Each record is to be printed exactly as given, down to the last mark.

(Collected data)
BEGIN
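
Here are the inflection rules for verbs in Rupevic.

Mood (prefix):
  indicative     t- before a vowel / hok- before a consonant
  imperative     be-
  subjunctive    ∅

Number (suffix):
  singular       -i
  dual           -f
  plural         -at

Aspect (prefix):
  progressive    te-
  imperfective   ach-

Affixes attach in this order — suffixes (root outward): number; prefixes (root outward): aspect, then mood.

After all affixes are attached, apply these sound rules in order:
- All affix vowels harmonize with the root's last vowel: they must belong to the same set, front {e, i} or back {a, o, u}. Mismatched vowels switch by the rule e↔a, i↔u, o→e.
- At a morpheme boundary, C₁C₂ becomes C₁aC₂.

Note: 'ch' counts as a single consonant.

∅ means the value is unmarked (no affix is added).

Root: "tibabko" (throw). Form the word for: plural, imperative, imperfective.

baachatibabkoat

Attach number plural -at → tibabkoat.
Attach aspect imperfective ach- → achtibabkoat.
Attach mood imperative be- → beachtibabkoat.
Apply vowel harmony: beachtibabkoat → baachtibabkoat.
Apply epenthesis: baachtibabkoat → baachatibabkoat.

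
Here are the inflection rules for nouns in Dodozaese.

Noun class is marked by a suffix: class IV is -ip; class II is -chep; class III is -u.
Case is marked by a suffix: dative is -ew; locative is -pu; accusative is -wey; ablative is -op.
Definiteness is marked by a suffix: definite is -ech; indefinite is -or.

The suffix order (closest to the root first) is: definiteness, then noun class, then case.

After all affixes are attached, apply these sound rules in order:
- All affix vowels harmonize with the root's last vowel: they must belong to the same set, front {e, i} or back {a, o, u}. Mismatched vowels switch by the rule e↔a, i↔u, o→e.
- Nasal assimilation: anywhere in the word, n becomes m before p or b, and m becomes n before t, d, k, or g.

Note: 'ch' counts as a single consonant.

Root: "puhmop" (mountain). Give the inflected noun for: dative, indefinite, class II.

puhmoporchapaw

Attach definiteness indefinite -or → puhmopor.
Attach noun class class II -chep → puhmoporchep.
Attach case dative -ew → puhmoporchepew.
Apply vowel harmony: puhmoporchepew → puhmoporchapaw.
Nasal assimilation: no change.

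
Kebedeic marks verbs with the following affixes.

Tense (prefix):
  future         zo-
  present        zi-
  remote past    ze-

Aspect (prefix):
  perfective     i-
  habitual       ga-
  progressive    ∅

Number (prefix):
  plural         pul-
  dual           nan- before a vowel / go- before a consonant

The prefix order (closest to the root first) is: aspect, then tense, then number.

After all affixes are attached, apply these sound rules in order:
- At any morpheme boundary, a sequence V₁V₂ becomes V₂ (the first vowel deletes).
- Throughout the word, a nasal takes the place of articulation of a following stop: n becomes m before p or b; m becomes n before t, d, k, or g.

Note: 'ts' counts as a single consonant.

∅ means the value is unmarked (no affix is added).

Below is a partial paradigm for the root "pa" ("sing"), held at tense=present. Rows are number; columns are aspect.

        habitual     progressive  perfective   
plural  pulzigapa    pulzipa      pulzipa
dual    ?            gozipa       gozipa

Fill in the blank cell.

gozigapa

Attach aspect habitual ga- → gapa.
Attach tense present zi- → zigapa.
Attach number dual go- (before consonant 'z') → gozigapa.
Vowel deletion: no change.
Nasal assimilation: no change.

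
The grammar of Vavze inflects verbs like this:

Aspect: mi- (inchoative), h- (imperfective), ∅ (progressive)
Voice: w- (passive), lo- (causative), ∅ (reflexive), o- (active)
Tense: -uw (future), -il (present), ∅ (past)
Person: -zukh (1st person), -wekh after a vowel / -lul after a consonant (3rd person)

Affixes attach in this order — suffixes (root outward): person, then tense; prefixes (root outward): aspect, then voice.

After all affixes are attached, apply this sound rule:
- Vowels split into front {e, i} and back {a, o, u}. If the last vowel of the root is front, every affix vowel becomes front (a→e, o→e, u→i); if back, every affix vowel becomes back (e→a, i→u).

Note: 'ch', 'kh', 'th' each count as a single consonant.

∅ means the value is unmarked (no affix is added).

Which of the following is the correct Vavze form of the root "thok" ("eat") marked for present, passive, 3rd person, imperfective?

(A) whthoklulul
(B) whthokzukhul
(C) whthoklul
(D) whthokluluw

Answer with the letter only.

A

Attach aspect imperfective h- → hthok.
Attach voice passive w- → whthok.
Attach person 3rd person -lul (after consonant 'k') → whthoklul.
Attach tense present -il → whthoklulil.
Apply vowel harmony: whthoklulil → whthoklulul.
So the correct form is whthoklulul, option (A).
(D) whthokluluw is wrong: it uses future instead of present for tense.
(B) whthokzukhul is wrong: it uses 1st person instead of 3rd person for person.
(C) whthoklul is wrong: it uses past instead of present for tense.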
END
## Worked solution:
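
Here are the inflection rules for verbs in Rupevic.

Mood (prefix):
  indicative     t- before a vowel / hok- before a consonant
  imperative     be-
  subjunctive    ∅

Number (suffix):
  singular       -i
  dual           -f
  plural         -at

Aspect (prefix):
  progressive    te-
  imperfective   ach-

Affixes attach in this order — suffixes (root outward): number; prefixes (root outward): aspect, then mood.

After all affixes are attached, apply these sound rules in order:
- All affix vowels harmonize with the root's last vowel: they must belong to the same set, front {e, i} or back {a, o, u}. Mismatched vowels switch by the rule e↔a, i↔u, o→e.
- At a morpheme boundary, C₁C₂ becomes C₁aC₂.

Note: 'ch' counts as a single consonant.

∅ means the value is unmarked (no affix is added).

Root: "tibabko" (throw). Form the word for: plural, imperative, imperfective.

baachatibabkoat

Attach number plural -at → tibabkoat.
Attach aspect imperfective ach- → achtibabkoat.
Attach mood imperative be- → beachtibabkoat.
Apply vowel harmony: beachtibabkoat → baachtibabkoat.
Apply epenthesis: baachtibabkoat → baachatibabkoat.

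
Here are the inflection rules for nouns in Dodozaese.

Noun class is marked by a suffix: class IV is -ip; class II is -chep; class III is -u.
Case is marked by a suffix: dative is -ew; locative is -pu; accusative is -wey; ablative is -op.
Definiteness is marked by a suffix: definite is -ech; indefinite is -or.

The suffix order (closest to the root first) is: definiteness, then noun class, then case.

After all affixes are attached, apply these sound rules in order:
- All affix vowels harmonize with the root's last vowel: they must belong to the same set, front {e, i} or back {a, o, u}. Mismatched vowels switch by the rule e↔a, i↔u, o→e.
- Nasal assimilation: anywhere in the word, n becomes m before p or b, and m becomes n before t, d, k, or g.

Note: 'ch' counts as a single consonant.

Root: "puhmop" (mountain). Give the inflected noun for: dative, indefinite, class II.

puhmoporchapaw

Attach definiteness indefinite -or → puhmopor.
Attach noun class class II -chep → puhmoporchep.
Attach case dative -ew → puhmoporchepew.
Apply vowel harmony: puhmoporchepew → puhmoporchapaw.
Nasal assimilation: no change.

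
Kebedeic marks verbs with the following affixes.

Tense (prefix):
  future         zo-
  present        zi-
  remote past    ze-

Aspect (prefix):
  perfective     i-
  habitual       ga-
  progressive    ∅

Number (prefix):
  plural         pul-
  dual           nan- before a vowel / go- before a consonant

The prefix order (closest to the root first) is: aspect, then tense, then number.

After all affixes are attached, apply these sound rules in order:
- At any morpheme boundary, a sequence V₁V₂ becomes V₂ (the first vowel deletes).
- Throughout the word, a nasal takes the place of articulation of a following stop: n becomes m before p or b; m becomes n before t, d, k, or g.

Note: 'ts' counts as a single consonant.

∅ means the value is unmarked (no affix is added).

Below is a partial paradigm for the root "pa" ("sing"), held at tense=present. Rows are number; columns are aspect.

        habitual     progressive  perfective   
plural  pulzigapa    pulzipa      pulzipa
dual    ?            gozipa       gozipa

Fill in the blank cell.

gozigapa

Attach aspect habitual ga- → gapa.
Attach tense present zi- → zigapa.
Attach number dual go- (before consonant 'z') → gozigapa.
Vowel deletion: no change.
Nasal assimilation: no change.

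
The grammar of Vavze inflects verbs like this:

Aspect: mi- (inchoative), h- (imperfective), ∅ (progressive)
Voice: w- (passive), lo- (causative), ∅ (reflexive), o- (active)
Tense: -uw (future), -il (present), ∅ (past)
Person: -zukh (1st person), -wekh after a vowel / -lul after a consonant (3rd person)

Affixes attach in this order — suffixes (root outward): person, then tense; prefixes (root outward): aspect, then voice.

After all affixes are attached, apply this sound rule:
- Vowels split into front {e, i} and back {a, o, u}. If the last vowel of the root is front, every affix vowel becomes front (a→e, o→e, u→i); if back, every affix vowel becomes back (e→a, i→u).

Note: 'ch', 'kh', 'th' each count as a single consonant.

∅ means the value is unmarked (no affix is added).

Which of the following is the correct Vavze form of the root "thok" ("eat") marked for present, passive, 3rd person, imperfective?

(A) whthoklulul
(B) whthokzukhul
(C) whthoklul
(D) whthokluluw

Answer with the letter only.

A

Attach aspect imperfective h- → hthok.
Attach voice passive w- → whthok.
Attach person 3rd person -lul (after consonant 'k') → whthoklul.
Attach tense present -il → whthoklulil.
Apply vowel harmony: whthoklulil → whthoklulul.
So the correct form is whthoklulul, option (A).
(D) whthokluluw is wrong: it uses future instead of present for tense.
(B) whthokzukhul is wrong: it uses 1st person instead of 3rd person for person.
(C) whthoklul is wrong: it uses past instead of present for tense.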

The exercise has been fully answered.